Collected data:
↓

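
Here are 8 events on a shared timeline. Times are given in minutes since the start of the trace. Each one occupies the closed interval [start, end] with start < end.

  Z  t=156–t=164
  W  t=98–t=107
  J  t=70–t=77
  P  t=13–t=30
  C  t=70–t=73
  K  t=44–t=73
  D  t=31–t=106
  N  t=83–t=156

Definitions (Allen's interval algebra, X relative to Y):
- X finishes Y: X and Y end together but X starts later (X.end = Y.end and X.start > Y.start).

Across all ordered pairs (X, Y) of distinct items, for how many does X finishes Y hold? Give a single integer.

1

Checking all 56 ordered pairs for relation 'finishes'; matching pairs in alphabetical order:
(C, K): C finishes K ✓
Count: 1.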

↑
↓

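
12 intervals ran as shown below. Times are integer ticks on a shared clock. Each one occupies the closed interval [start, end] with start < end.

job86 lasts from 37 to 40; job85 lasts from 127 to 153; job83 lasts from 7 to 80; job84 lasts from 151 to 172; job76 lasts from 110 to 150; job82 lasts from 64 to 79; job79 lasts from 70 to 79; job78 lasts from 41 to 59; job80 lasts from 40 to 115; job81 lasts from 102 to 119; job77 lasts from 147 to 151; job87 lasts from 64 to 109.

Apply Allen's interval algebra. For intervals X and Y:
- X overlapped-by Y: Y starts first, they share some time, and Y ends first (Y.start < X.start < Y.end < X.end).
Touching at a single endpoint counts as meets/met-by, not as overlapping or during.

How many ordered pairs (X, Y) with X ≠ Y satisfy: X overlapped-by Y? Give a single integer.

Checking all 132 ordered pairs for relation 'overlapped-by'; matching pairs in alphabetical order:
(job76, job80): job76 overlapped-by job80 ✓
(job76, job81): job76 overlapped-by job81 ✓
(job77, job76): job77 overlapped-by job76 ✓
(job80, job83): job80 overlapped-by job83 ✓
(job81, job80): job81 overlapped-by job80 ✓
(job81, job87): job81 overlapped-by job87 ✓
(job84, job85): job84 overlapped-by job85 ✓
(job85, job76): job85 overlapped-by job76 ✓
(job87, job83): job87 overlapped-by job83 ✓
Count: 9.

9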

↑
↓

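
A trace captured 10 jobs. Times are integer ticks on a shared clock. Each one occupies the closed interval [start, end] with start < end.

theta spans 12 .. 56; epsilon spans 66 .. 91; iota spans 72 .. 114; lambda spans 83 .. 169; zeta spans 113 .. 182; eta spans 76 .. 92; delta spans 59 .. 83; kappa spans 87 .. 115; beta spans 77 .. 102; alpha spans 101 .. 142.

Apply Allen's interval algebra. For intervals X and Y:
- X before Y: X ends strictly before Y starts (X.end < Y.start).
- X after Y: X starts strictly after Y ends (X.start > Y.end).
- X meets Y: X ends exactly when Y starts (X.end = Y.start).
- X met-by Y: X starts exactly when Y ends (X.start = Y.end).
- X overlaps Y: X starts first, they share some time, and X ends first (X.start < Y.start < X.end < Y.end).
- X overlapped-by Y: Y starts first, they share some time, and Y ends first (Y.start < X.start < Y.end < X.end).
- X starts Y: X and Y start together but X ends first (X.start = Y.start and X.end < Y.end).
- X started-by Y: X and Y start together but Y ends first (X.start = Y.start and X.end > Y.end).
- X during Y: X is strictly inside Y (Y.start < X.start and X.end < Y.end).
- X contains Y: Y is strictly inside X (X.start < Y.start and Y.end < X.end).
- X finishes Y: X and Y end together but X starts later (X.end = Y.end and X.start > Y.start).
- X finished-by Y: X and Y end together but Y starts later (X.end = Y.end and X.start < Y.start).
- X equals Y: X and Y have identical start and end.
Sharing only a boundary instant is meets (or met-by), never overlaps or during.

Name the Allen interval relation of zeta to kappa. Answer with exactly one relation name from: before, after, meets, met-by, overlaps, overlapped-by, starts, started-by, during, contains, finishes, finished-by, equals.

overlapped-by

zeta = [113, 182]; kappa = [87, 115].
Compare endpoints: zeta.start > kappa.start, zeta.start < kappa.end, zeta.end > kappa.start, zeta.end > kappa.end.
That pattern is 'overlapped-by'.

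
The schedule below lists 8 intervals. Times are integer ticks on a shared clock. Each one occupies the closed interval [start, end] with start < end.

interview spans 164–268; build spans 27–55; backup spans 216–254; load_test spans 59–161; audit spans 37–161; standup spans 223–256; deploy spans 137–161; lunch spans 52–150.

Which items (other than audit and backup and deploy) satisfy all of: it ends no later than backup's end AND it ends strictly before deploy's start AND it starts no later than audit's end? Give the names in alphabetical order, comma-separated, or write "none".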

↑

● THE PROBLEM
Output only an exact transcription of the lines above from the one with "interview spans 164–268;" up to and including the one with "Which items (other".

● OUTPUT FOR THIS EXERCISE
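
interview spans 164–268; build spans 27–55; backup spans 216–254; load_test spans 59–161; audit spans 37–161; standup spans 223–256; deploy spans 137–161; lunch spans 52–150.

Which items (other than audit and backup and deploy) satisfy all of: it ends no later than backup's end AND it ends strictly before deploy's start AND it starts no later than audit's end? Give the names in alphabetical order, comma-separated, or write "none".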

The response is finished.